*Description of the task*
Your task is to find every line of the listing that includes "each" and copy it.

*Source data*

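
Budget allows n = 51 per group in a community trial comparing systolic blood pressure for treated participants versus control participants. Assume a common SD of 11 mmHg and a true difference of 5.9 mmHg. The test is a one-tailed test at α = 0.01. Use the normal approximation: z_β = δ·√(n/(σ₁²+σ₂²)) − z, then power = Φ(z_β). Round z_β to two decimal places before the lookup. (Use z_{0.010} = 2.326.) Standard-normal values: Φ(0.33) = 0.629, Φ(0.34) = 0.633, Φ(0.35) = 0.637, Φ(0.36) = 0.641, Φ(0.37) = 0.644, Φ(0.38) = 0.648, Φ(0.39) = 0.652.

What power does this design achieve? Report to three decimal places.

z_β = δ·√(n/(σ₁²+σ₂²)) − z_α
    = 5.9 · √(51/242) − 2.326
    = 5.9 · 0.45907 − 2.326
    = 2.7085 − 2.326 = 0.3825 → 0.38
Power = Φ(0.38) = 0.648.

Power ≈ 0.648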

--

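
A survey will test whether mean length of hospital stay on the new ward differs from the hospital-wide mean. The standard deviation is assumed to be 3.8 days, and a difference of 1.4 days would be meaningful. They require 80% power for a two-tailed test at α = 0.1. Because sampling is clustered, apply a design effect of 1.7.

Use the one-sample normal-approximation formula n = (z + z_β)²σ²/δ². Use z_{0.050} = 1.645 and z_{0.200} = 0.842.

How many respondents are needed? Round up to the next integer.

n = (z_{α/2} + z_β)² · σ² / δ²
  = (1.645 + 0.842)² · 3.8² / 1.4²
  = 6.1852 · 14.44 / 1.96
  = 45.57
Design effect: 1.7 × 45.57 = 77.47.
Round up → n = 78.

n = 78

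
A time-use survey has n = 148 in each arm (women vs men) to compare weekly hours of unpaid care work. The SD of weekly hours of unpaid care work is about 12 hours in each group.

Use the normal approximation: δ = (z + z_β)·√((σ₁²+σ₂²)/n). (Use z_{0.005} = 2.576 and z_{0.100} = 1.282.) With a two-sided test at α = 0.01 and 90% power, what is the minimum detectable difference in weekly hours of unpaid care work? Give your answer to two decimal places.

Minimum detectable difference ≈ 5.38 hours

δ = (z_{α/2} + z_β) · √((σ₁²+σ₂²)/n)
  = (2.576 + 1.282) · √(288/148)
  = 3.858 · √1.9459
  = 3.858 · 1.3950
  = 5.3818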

==

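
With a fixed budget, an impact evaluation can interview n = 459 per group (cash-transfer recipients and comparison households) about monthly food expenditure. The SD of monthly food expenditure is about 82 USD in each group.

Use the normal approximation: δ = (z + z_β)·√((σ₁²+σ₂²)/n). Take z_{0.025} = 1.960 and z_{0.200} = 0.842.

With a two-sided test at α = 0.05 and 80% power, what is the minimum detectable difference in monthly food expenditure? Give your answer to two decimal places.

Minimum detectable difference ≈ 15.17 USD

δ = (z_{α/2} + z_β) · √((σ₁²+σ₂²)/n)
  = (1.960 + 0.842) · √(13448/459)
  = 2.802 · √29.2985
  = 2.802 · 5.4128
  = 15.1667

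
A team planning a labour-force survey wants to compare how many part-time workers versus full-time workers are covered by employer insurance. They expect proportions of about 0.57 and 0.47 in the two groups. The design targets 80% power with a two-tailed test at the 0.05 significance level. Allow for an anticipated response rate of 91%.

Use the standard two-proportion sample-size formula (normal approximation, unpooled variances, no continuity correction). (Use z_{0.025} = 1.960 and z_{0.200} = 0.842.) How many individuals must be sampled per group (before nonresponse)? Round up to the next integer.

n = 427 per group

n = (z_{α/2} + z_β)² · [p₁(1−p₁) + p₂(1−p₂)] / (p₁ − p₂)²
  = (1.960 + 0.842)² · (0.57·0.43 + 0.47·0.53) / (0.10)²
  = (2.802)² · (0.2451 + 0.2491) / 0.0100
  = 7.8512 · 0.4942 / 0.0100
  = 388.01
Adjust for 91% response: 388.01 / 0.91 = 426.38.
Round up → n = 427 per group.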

*Output for this task*
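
A time-use survey has n = 148 in each arm (women vs men) to compare weekly hours of unpaid care work. The SD of weekly hours of unpaid care work is about 12 hours in each group.
With a fixed budget, an impact evaluation can interview n = 459 per group (cash-transfer recipients and comparison households) about monthly food expenditure. The SD of monthly food expenditure is about 82 USD in each group.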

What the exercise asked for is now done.